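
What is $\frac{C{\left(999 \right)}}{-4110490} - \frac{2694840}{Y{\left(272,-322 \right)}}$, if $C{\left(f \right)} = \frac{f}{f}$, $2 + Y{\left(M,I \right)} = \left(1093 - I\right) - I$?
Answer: $- \frac{2215422574667}{1426340030} \approx -1553.2$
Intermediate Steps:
$Y{\left(M,I \right)} = 1091 - 2 I$ ($Y{\left(M,I \right)} = -2 - \left(-1093 + 2 I\right) = 1091 - 2 I$)
$C{\left(f \right)} = 1$
$\frac{C{\left(999 \right)}}{-4110490} - \frac{2694840}{Y{\left(272,-322 \right)}} = 1 \frac{1}{-4110490} - \frac{2694840}{1091 - -644} = 1 \left(- \frac{1}{4110490}\right) - \frac{2694840}{1091 + 644} = - \frac{1}{4110490} - \frac{2694840}{1735} = - \frac{1}{4110490} - \frac{538968}{347} = - \frac{2215422574667}{1426340030}$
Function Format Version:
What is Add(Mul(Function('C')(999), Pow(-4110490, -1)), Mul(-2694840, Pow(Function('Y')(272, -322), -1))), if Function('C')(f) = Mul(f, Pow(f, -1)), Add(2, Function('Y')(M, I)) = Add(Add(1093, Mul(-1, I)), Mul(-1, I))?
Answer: Rational(-2215422574667, 1426340030) ≈ -1553.2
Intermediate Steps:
Function('Y')(M, I) = Add(1091, Mul(-2, I)) (Function('Y')(M, I) = Add(-2, Add(Add(1093, Mul(-1, I)), Mul(-1, I))) = Add(-2, Add(1093, Mul(-2, I))) = Add(1091, Mul(-2, I)))
Function('C')(f) = 1
Add(Mul(Function('C')(999), Pow(-4110490, -1)), Mul(-2694840, Pow(Function('Y')(272, -322), -1))) = Add(Mul(1, Pow(-4110490, -1)), Mul(-2694840, Pow(Add(1091, Mul(-2, -322)), -1))) = Add(Mul(1, Rational(-1, 4110490)), Mul(-2694840, Pow(Add(1091, 644), -1))) = Add(Rational(-1, 4110490), Mul(-2694840, Pow(1735, -1))) = Add(Rational(-1, 4110490), Mul(-2694840, Rational(1, 1735))) = Add(Rational(-1, 4110490), Rational(-538968, 347)) = Rational(-2215422574667, 1426340030)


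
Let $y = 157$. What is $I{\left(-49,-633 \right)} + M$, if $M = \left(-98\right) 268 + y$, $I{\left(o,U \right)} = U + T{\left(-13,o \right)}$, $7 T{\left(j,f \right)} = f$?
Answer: $-26747$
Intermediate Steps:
$T{\left(j,f \right)} = \frac{f}{7}$
$I{\left(o,U \right)} = U + \frac{o}{7}$
$M = -26107$ ($M = \left(-98\right) 268 + 157 = -26264 + 157 = -26107$)
$I{\left(-49,-633 \right)} + M = \left(-633 + \frac{1}{7} \left(-49\right)\right) - 26107 = \left(-633 - 7\right) - 26107 = -640 - 26107 = -26747$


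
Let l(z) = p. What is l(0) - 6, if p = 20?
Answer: 14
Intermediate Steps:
l(z) = 20
l(0) - 6 = 20 - 6 = 14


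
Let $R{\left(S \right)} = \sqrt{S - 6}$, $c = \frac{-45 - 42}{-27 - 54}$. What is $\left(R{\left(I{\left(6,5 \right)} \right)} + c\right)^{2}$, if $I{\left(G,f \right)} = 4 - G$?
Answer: $- \frac{4991}{729} + \frac{116 i \sqrt{2}}{27} \approx -6.8464 + 6.0759 i$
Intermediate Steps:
$c = \frac{29}{27}$ ($c = - \frac{87}{-81} = \left(-87\right) \left(- \frac{1}{81}\right) = \frac{29}{27} \approx 1.0741$)
$R{\left(S \right)} = \sqrt{-6 + S}$
$\left(R{\left(I{\left(6,5 \right)} \right)} + c\right)^{2} = \left(\sqrt{-6 + \left(4 - 6\right)} + \frac{29}{27}\right)^{2} = \left(\sqrt{-6 - 2} + \frac{29}{27}\right)^{2} = \left(\sqrt{-8} + \frac{29}{27}\right)^{2} = \left(2 i \sqrt{2} + \frac{29}{27}\right)^{2} = \left(\frac{29}{27} + 2 i \sqrt{2}\right)^{2}$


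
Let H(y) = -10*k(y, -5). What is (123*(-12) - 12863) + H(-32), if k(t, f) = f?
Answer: -14289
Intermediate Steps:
H(y) = 50 (H(y) = -10*(-5) = 50)
(123*(-12) - 12863) + H(-32) = (123*(-12) - 12863) + 50 = (-1476 - 12863) + 50 = -14339 + 50 = -14289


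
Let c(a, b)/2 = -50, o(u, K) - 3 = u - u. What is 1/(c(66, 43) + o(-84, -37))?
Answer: -1/97 ≈ -0.010309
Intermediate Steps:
o(u, K) = 3 (o(u, K) = 3 + (u - u) = 3 + 0 = 3)
c(a, b) = -100 (c(a, b) = 2*(-50) = -100)
1/(c(66, 43) + o(-84, -37)) = 1/(-100 + 3) = 1/(-97) = -1/97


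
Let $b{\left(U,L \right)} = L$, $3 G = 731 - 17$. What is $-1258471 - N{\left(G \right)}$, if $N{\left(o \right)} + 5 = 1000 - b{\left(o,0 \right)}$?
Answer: $-1259466$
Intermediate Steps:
$G = 238$ ($G = \frac{731 - 17}{3} = \frac{1}{3} \cdot 714 = 238$)
$N{\left(o \right)} = 995$ ($N{\left(o \right)} = -5 + \left(1000 - 0\right) = -5 + \left(1000 + 0\right) = -5 + 1000 = 995$)
$-1258471 - N{\left(G \right)} = -1258471 - 995 = -1259466$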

____

PROBLEM:
Which lines in the material above include the string "Answer"? Pull them out.

WORKED SOLUTION:
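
Answer: $- \frac{2215422574667}{1426340030} \approx -1553.2$
Answer: Rational(-2215422574667, 1426340030) ≈ -1553.2
Answer: $-26747$
Answer: 14
Answer: $- \frac{4991}{729} + \frac{116 i \sqrt{2}}{27} \approx -6.8464 + 6.0759 i$
Answer: -14289
Answer: -1/97 ≈ -0.010309
Answer: $-1259466$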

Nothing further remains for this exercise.